Collected data:
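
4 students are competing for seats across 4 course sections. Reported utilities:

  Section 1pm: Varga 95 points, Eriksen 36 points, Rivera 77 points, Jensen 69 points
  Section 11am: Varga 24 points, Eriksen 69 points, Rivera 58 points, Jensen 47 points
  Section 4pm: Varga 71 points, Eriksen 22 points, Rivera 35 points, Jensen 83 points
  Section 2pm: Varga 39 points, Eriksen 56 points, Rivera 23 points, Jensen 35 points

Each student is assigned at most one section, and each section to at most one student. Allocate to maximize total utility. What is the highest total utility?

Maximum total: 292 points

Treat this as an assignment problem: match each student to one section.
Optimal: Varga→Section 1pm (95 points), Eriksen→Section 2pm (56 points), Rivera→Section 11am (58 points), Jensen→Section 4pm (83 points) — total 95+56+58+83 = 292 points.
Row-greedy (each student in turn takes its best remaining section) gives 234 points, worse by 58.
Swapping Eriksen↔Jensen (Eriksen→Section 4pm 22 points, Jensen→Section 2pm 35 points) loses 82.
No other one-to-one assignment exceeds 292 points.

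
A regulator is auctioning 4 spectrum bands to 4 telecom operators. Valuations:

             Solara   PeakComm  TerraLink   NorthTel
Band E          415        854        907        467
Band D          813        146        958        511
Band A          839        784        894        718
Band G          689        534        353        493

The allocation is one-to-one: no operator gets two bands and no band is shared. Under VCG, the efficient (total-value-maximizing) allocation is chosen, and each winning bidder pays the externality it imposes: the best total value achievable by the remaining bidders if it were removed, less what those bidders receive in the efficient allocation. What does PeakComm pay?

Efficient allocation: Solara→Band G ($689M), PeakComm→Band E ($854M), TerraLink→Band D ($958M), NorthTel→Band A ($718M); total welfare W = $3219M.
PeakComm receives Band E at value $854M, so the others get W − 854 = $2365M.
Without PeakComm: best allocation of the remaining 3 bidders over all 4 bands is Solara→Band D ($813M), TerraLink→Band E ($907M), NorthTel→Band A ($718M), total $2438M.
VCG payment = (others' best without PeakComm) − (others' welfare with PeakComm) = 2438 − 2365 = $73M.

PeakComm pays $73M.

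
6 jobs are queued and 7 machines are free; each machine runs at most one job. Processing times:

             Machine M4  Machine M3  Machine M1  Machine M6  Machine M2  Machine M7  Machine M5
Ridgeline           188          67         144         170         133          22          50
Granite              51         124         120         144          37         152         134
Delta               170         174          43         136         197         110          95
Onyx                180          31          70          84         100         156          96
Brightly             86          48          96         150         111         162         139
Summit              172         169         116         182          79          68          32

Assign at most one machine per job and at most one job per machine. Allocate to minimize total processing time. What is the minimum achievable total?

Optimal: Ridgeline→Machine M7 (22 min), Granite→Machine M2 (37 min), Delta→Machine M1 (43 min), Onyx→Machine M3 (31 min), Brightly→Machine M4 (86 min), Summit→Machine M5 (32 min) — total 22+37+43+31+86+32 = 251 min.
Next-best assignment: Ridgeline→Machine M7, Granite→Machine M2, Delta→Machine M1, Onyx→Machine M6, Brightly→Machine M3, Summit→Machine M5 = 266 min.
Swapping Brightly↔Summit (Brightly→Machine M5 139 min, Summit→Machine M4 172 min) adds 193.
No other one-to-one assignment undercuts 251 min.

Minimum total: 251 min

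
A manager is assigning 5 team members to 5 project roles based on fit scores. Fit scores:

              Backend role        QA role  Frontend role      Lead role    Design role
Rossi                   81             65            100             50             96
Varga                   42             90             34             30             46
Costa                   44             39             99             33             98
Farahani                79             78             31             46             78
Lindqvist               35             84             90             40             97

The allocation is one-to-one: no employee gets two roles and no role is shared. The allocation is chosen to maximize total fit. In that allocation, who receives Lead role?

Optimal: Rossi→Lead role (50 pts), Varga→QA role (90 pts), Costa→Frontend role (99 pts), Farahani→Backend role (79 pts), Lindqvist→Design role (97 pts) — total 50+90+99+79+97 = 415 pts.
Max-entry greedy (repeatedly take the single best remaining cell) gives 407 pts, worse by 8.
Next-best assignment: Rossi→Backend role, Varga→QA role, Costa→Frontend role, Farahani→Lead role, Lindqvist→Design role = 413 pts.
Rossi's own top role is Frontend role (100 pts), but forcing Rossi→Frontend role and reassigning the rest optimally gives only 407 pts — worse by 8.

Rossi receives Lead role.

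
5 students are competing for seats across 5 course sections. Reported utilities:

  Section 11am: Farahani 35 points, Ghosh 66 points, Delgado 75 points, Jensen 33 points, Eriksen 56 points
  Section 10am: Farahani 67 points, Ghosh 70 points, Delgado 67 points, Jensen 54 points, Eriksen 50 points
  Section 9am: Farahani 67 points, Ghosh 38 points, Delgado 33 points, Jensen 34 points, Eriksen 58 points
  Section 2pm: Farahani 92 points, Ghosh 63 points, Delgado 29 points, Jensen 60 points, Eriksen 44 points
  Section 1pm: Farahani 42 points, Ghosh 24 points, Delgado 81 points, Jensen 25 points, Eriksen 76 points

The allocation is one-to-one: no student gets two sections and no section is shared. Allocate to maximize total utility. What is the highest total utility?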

▸ EXERCISE
Please restate the preceding entries word for word.

▸ WRITTEN ANSWER
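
4 students are competing for seats across 4 course sections. Reported utilities:

  Section 1pm: Varga 95 points, Eriksen 36 points, Rivera 77 points, Jensen 69 points
  Section 11am: Varga 24 points, Eriksen 69 points, Rivera 58 points, Jensen 47 points
  Section 4pm: Varga 71 points, Eriksen 22 points, Rivera 35 points, Jensen 83 points
  Section 2pm: Varga 39 points, Eriksen 56 points, Rivera 23 points, Jensen 35 points

Each student is assigned at most one section, and each section to at most one student. Allocate to maximize total utility. What is the highest total utility?

Maximum total: 292 points

Treat this as an assignment problem: match each student to one section.
Optimal: Varga→Section 1pm (95 points), Eriksen→Section 2pm (56 points), Rivera→Section 11am (58 points), Jensen→Section 4pm (83 points) — total 95+56+58+83 = 292 points.
Row-greedy (each student in turn takes its best remaining section) gives 234 points, worse by 58.
Swapping Eriksen↔Jensen (Eriksen→Section 4pm 22 points, Jensen→Section 2pm 35 points) loses 82.
No other one-to-one assignment exceeds 292 points.

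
A regulator is auctioning 4 spectrum bands to 4 telecom operators. Valuations:

             Solara   PeakComm  TerraLink   NorthTel
Band E          415        854        907        467
Band D          813        146        958        511
Band A          839        784        894        718
Band G          689        534        353        493

The allocation is one-to-one: no operator gets two bands and no band is shared. Under VCG, the efficient (total-value-maximizing) allocation is chosen, and each winning bidder pays the externality it imposes: the best total value achievable by the remaining bidders if it were removed, less what those bidders receive in the efficient allocation. What does PeakComm pay?

Efficient allocation: Solara→Band G ($689M), PeakComm→Band E ($854M), TerraLink→Band D ($958M), NorthTel→Band A ($718M); total welfare W = $3219M.
PeakComm receives Band E at value $854M, so the others get W − 854 = $2365M.
Without PeakComm: best allocation of the remaining 3 bidders over all 4 bands is Solara→Band D ($813M), TerraLink→Band E ($907M), NorthTel→Band A ($718M), total $2438M.
VCG payment = (others' best without PeakComm) − (others' welfare with PeakComm) = 2438 − 2365 = $73M.

PeakComm pays $73M.

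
6 jobs are queued and 7 machines are free; each machine runs at most one job. Processing times:

             Machine M4  Machine M3  Machine M1  Machine M6  Machine M2  Machine M7  Machine M5
Ridgeline           188          67         144         170         133          22          50
Granite              51         124         120         144          37         152         134
Delta               170         174          43         136         197         110          95
Onyx                180          31          70          84         100         156          96
Brightly             86          48          96         150         111         162         139
Summit              172         169         116         182          79          68          32

Assign at most one machine per job and at most one job per machine. Allocate to minimize total processing time. What is the minimum achievable total?

Optimal: Ridgeline→Machine M7 (22 min), Granite→Machine M2 (37 min), Delta→Machine M1 (43 min), Onyx→Machine M3 (31 min), Brightly→Machine M4 (86 min), Summit→Machine M5 (32 min) — total 22+37+43+31+86+32 = 251 min.
Next-best assignment: Ridgeline→Machine M7, Granite→Machine M2, Delta→Machine M1, Onyx→Machine M6, Brightly→Machine M3, Summit→Machine M5 = 266 min.
Swapping Brightly↔Summit (Brightly→Machine M5 139 min, Summit→Machine M4 172 min) adds 193.
No other one-to-one assignment undercuts 251 min.

Minimum total: 251 min

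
A manager is assigning 5 team members to 5 project roles based on fit scores. Fit scores:

              Backend role        QA role  Frontend role      Lead role    Design role
Rossi                   81             65            100             50             96
Varga                   42             90             34             30             46
Costa                   44             39             99             33             98
Farahani                79             78             31             46             78
Lindqvist               35             84             90             40             97

The allocation is one-to-one: no employee gets two roles and no role is shared. The allocation is chosen to maximize total fit. In that allocation, who receives Lead role?

Optimal: Rossi→Lead role (50 pts), Varga→QA role (90 pts), Costa→Frontend role (99 pts), Farahani→Backend role (79 pts), Lindqvist→Design role (97 pts) — total 50+90+99+79+97 = 415 pts.
Max-entry greedy (repeatedly take the single best remaining cell) gives 407 pts, worse by 8.
Next-best assignment: Rossi→Backend role, Varga→QA role, Costa→Frontend role, Farahani→Lead role, Lindqvist→Design role = 413 pts.
Rossi's own top role is Frontend role (100 pts), but forcing Rossi→Frontend role and reassigning the rest optimally gives only 407 pts — worse by 8.

Rossi receives Lead role.

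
5 students are competing for seats across 5 course sections. Reported utilities:

  Section 11am: Farahani 35 points, Ghosh 66 points, Delgado 75 points, Jensen 33 points, Eriksen 56 points
  Section 10am: Farahani 67 points, Ghosh 70 points, Delgado 67 points, Jensen 54 points, Eriksen 50 points
  Section 9am: Farahani 67 points, Ghosh 38 points, Delgado 33 points, Jensen 34 points, Eriksen 58 points
  Section 2pm: Farahani 92 points, Ghosh 63 points, Delgado 29 points, Jensen 60 points, Eriksen 44 points
  Section 1pm: Farahani 42 points, Ghosh 24 points, Delgado 81 points, Jensen 25 points, Eriksen 76 points

The allocation is one-to-one: no student gets two sections and no section is shared. Allocate to maximize total utility. What is the highest total utility?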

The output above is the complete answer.